Exactly as they appear, restate the lines of the material, from the first through the one containing "Answer: -344190".

▬▬▬

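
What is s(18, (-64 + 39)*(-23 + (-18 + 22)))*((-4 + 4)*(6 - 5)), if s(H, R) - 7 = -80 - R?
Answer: 0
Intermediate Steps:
s(H, R) = -73 - R (s(H, R) = 7 + (-80 - R) = -73 - R)
s(18, (-64 + 39)*(-23 + (-18 + 22)))*((-4 + 4)*(6 - 5)) = (-73 - (-64 + 39)*(-23 + (-18 + 22)))*((-4 + 4)*(6 - 5)) = (-73 - (-25)*(-23 + 4))*(0*1) = (-73 - (-25)*(-19))*0 = (-73 - 1*475)*0 = (-73 - 475)*0 = -548*0 = 0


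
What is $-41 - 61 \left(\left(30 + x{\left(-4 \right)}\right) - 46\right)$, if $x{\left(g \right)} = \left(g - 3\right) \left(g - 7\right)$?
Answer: $-3762$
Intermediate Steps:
$x{\left(g \right)} = \left(-7 + g\right) \left(-3 + g\right)$ ($x{\left(g \right)} = \left(-3 + g\right) \left(-7 + g\right) = \left(-7 + g\right) \left(-3 + g\right)$)
$-41 - 61 \left(\left(30 + x{\left(-4 \right)}\right) - 46\right) = -41 - 61 \left(\left(30 + \left(21 + \left(-4\right)^{2} - -40\right)\right) - 46\right) = -41 - 61 \left(\left(30 + \left(21 + 16 + 40\right)\right) - 46\right) = -41 - 61 \left(\left(30 + 77\right) - 46\right) = -41 - 61 \left(107 - 46\right) = -41 - 3721 = -3762$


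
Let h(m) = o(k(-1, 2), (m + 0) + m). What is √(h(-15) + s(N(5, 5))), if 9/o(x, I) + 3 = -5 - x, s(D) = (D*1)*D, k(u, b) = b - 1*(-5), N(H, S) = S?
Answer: √610/5 ≈ 4.9396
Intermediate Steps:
k(u, b) = 5 + b (k(u, b) = b + 5 = 5 + b)
s(D) = D² (s(D) = D*D = D²)
o(x, I) = 9/(-8 - x) (o(x, I) = 9/(-3 + (-5 - x)) = 9/(-8 - x))
h(m) = -⅗ (h(m) = -9/(8 + (5 + 2)) = -9/(8 + 7) = -9/15 = -9*1/15 = -⅗)
√(h(-15) + s(N(5, 5))) = √(-⅗ + 5²) = √(-⅗ + 25) = √(122/5) = √610/5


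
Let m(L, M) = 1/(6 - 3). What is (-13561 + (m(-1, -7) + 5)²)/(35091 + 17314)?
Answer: -121793/471645 ≈ -0.25823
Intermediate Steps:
m(L, M) = ⅓ (m(L, M) = 1/3 = ⅓)
(-13561 + (m(-1, -7) + 5)²)/(35091 + 17314) = (-13561 + (⅓ + 5)²)/(35091 + 17314) = (-13561 + (16/3)²)/52405 = (-13561 + 256/9)*(1/52405) = -121793/9*1/52405 = -121793/471645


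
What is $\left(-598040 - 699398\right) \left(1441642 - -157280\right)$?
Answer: $-2074502161836$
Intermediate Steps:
$\left(-598040 - 699398\right) \left(1441642 - -157280\right) = - 1297438 \left(1441642 + 157280\right) = \left(-1297438\right) 1598922 = -2074502161836$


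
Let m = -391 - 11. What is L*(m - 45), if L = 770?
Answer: -344190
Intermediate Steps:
m = -402
L*(m - 45) = 770*(-402 - 45) = 770*(-447) = -344190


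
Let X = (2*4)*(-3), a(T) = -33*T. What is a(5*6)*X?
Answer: 23760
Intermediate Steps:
X = -24 (X = 8*(-3) = -24)
a(5*6)*X = -165*6*(-24) = -33*30*(-24) = -990*(-24) = 23760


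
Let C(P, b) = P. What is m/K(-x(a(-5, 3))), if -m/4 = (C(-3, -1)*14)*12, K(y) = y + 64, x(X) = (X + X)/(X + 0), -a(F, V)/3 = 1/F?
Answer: 1008/31 ≈ 32.516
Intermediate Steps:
a(F, V) = -3/F
x(X) = 2 (x(X) = (2*X)/X = 2)
K(y) = 64 + y
m = 2016 (m = -4*(-3*14)*12 = -(-168)*12 = -4*(-504) = 2016)
m/K(-x(a(-5, 3))) = 2016/(64 - 1*2) = 2016/(64 - 2) = 2016/62 = 2016*(1/62) = 1008/31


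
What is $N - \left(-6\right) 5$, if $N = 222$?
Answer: $252$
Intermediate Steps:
$N - \left(-6\right) 5 = 222 - \left(-6\right) 5 = 222 - -30 = 222 + 30 = 252$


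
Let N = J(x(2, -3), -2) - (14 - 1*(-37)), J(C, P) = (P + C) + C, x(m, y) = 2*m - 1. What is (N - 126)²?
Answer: 29929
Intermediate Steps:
x(m, y) = -1 + 2*m
J(C, P) = P + 2*C (J(C, P) = (C + P) + C = P + 2*C)
N = -47 (N = (-2 + 2*(-1 + 2*2)) - (14 - 1*(-37)) = (-2 + 2*(-1 + 4)) - (14 + 37) = (-2 + 2*3) - 1*51 = (-2 + 6) - 51 = 4 - 51 = -47)
(N - 126)² = (-47 - 126)² = (-173)² = 29929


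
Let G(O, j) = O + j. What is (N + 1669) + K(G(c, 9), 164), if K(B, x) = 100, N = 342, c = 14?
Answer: 2111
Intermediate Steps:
(N + 1669) + K(G(c, 9), 164) = (342 + 1669) + 100 = 2011 + 100 = 2111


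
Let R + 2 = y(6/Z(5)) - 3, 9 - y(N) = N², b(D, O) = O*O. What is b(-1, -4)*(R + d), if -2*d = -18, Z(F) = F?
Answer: 4624/25 ≈ 184.96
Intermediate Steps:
b(D, O) = O²
d = 9 (d = -½*(-18) = 9)
y(N) = 9 - N²
R = 64/25 (R = -2 + ((9 - (6/5)²) - 3) = -2 + ((9 - 1*36/25) - 3) = -2 + ((9 - 36/25) - 3) = -2 + (189/25 - 3) = -2 + 114/25 = 64/25 ≈ 2.5600)
b(-1, -4)*(R + d) = (-4)²*(64/25 + 9) = 16*(289/25) = 4624/25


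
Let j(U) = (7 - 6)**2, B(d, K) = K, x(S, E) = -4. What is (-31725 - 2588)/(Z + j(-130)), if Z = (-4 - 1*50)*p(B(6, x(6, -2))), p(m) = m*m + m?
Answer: 34313/647 ≈ 53.034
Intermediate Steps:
p(m) = m + m**2 (p(m) = m**2 + m = m + m**2)
j(U) = 1 (j(U) = 1**2 = 1)
Z = -648 (Z = (-4 - 1*50)*(-4*(1 - 4)) = (-4 - 50)*(-4*(-3)) = -54*12 = -648)
(-31725 - 2588)/(Z + j(-130)) = (-31725 - 2588)/(-648 + 1) = -34313/(-647) = -34313*(-1/647) = 34313/647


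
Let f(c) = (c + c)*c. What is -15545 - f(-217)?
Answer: -109723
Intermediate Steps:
f(c) = 2*c**2 (f(c) = (2*c)*c = 2*c**2)
-15545 - f(-217) = -15545 - 2*(-217)**2 = -15545 - 2*47089 = -15545 - 1*94178 = -15545 - 94178 = -109723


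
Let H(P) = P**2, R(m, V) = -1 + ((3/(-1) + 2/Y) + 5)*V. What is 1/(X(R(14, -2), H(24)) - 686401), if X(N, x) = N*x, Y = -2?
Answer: -1/688129 ≈ -1.4532e-6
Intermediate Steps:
R(m, V) = -1 + V (R(m, V) = -1 + ((3/(-1) + 2/(-2)) + 5)*V = -1 + ((3*(-1) + 2*(-1/2)) + 5)*V = -1 + ((-3 - 1) + 5)*V = -1 + (-4 + 5)*V = -1 + 1*V = -1 + V)
1/(X(R(14, -2), H(24)) - 686401) = 1/((-1 - 2)*24**2 - 686401) = 1/(-3*576 - 686401) = 1/(-1728 - 686401) = 1/(-688129) = -1/688129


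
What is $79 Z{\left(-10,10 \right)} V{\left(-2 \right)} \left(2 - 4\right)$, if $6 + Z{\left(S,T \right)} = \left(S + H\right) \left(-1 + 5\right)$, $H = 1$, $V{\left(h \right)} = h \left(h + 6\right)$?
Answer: $-53088$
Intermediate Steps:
$V{\left(h \right)} = h \left(6 + h\right)$
$Z{\left(S,T \right)} = -2 + 4 S$ ($Z{\left(S,T \right)} = -6 + \left(S + 1\right) \left(-1 + 5\right) = -6 + \left(1 + S\right) 4 = -6 + \left(4 + 4 S\right) = -2 + 4 S$)
$79 Z{\left(-10,10 \right)} V{\left(-2 \right)} \left(2 - 4\right) = 79 \left(-2 + 4 \left(-10\right)\right) - 2 \left(6 - 2\right) \left(2 - 4\right) = 79 \left(-2 - 40\right) \left(-2\right) 4 \left(-2\right) = 79 \left(-42\right) \left(\left(-8\right) \left(-2\right)\right) = \left(-3318\right) 16 = -53088$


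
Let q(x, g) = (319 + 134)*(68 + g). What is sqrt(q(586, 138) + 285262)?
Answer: 2*sqrt(94645) ≈ 615.29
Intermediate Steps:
q(x, g) = 30804 + 453*g (q(x, g) = 453*(68 + g) = 30804 + 453*g)
sqrt(q(586, 138) + 285262) = sqrt((30804 + 453*138) + 285262) = sqrt((30804 + 62514) + 285262) = sqrt(93318 + 285262) = sqrt(378580) = 2*sqrt(94645)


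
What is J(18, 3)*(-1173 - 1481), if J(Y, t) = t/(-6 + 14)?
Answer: -3981/4 ≈ -995.25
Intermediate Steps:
J(Y, t) = t/8
J(18, 3)*(-1173 - 1481) = ((⅛)*3)*(-1173 - 1481) = (3/8)*(-2654) = -3981/4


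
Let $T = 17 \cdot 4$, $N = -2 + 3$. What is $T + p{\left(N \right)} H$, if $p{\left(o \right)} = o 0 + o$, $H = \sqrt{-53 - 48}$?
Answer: $68 + i \sqrt{101} \approx 68.0 + 10.05 i$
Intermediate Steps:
$N = 1$
$H = i \sqrt{101}$ ($H = \sqrt{-101} = i \sqrt{101} \approx 10.05 i$)
$p{\left(o \right)} = o$ ($p{\left(o \right)} = 0 + o = o$)
$T = 68$
$T + p{\left(N \right)} H = 68 + 1 i \sqrt{101} = 68 + i \sqrt{101}$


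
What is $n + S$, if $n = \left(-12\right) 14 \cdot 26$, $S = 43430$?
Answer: $39062$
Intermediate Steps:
$n = -4368$ ($n = \left(-168\right) 26 = -4368$)
$n + S = -4368 + 43430 = 39062$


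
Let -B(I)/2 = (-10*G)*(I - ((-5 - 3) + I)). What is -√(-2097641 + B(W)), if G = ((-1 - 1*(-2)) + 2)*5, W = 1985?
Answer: -I*√2095241 ≈ -1447.5*I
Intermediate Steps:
G = 15 (G = ((-1 + 2) + 2)*5 = (1 + 2)*5 = 3*5 = 15)
B(I) = 2400 (B(I) = -2*(-10*15)*(I - ((-5 - 3) + I)) = -(-300)*(I - (-8 + I)) = -(-300)*(I + (8 - I)) = -(-300)*8 = -2*(-1200) = 2400)
-√(-2097641 + B(W)) = -√(-2097641 + 2400) = -√(-2095241) = -I*√2095241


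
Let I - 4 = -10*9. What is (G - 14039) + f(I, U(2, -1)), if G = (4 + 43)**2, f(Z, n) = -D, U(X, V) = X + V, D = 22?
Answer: -11852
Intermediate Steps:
I = -86 (I = 4 - 10*9 = 4 - 90 = -86)
U(X, V) = V + X
f(Z, n) = -22 (f(Z, n) = -1*22 = -22)
G = 2209 (G = 47**2 = 2209)
(G - 14039) + f(I, U(2, -1)) = (2209 - 14039) - 22 = -11830 - 22 = -11852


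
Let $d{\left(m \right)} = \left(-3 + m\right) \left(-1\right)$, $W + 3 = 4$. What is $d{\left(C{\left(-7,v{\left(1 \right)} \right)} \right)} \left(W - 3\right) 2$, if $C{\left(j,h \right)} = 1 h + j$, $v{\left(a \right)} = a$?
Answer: $-36$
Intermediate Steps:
$C{\left(j,h \right)} = h + j$
$W = 1$ ($W = -3 + 4 = 1$)
$d{\left(m \right)} = 3 - m$
$d{\left(C{\left(-7,v{\left(1 \right)} \right)} \right)} \left(W - 3\right) 2 = \left(3 - \left(1 - 7\right)\right) \left(1 - 3\right) 2 = \left(3 - -6\right) \left(\left(-2\right) 2\right) = \left(3 + 6\right) \left(-4\right) = 9 \left(-4\right) = -36$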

▬▬▬

Output for this task:
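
What is s(18, (-64 + 39)*(-23 + (-18 + 22)))*((-4 + 4)*(6 - 5)), if s(H, R) - 7 = -80 - R?
Answer: 0
Intermediate Steps:
s(H, R) = -73 - R (s(H, R) = 7 + (-80 - R) = -73 - R)
s(18, (-64 + 39)*(-23 + (-18 + 22)))*((-4 + 4)*(6 - 5)) = (-73 - (-64 + 39)*(-23 + (-18 + 22)))*((-4 + 4)*(6 - 5)) = (-73 - (-25)*(-23 + 4))*(0*1) = (-73 - (-25)*(-19))*0 = (-73 - 1*475)*0 = (-73 - 475)*0 = -548*0 = 0


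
What is $-41 - 61 \left(\left(30 + x{\left(-4 \right)}\right) - 46\right)$, if $x{\left(g \right)} = \left(g - 3\right) \left(g - 7\right)$?
Answer: $-3762$
Intermediate Steps:
$x{\left(g \right)} = \left(-7 + g\right) \left(-3 + g\right)$ ($x{\left(g \right)} = \left(-3 + g\right) \left(-7 + g\right) = \left(-7 + g\right) \left(-3 + g\right)$)
$-41 - 61 \left(\left(30 + x{\left(-4 \right)}\right) - 46\right) = -41 - 61 \left(\left(30 + \left(21 + \left(-4\right)^{2} - -40\right)\right) - 46\right) = -41 - 61 \left(\left(30 + \left(21 + 16 + 40\right)\right) - 46\right) = -41 - 61 \left(\left(30 + 77\right) - 46\right) = -41 - 61 \left(107 - 46\right) = -41 - 3721 = -3762$


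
Let h(m) = o(k(-1, 2), (m + 0) + m). What is √(h(-15) + s(N(5, 5))), if 9/o(x, I) + 3 = -5 - x, s(D) = (D*1)*D, k(u, b) = b - 1*(-5), N(H, S) = S?
Answer: √610/5 ≈ 4.9396
Intermediate Steps:
k(u, b) = 5 + b (k(u, b) = b + 5 = 5 + b)
s(D) = D² (s(D) = D*D = D²)
o(x, I) = 9/(-8 - x) (o(x, I) = 9/(-3 + (-5 - x)) = 9/(-8 - x))
h(m) = -⅗ (h(m) = -9/(8 + (5 + 2)) = -9/(8 + 7) = -9/15 = -9*1/15 = -⅗)
√(h(-15) + s(N(5, 5))) = √(-⅗ + 5²) = √(-⅗ + 25) = √(122/5) = √610/5


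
Let m(L, M) = 1/(6 - 3). What is (-13561 + (m(-1, -7) + 5)²)/(35091 + 17314)?
Answer: -121793/471645 ≈ -0.25823
Intermediate Steps:
m(L, M) = ⅓ (m(L, M) = 1/3 = ⅓)
(-13561 + (m(-1, -7) + 5)²)/(35091 + 17314) = (-13561 + (⅓ + 5)²)/(35091 + 17314) = (-13561 + (16/3)²)/52405 = (-13561 + 256/9)*(1/52405) = -121793/9*1/52405 = -121793/471645


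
What is $\left(-598040 - 699398\right) \left(1441642 - -157280\right)$?
Answer: $-2074502161836$
Intermediate Steps:
$\left(-598040 - 699398\right) \left(1441642 - -157280\right) = - 1297438 \left(1441642 + 157280\right) = \left(-1297438\right) 1598922 = -2074502161836$


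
Let m = -391 - 11. What is L*(m - 45), if L = 770?
Answer: -344190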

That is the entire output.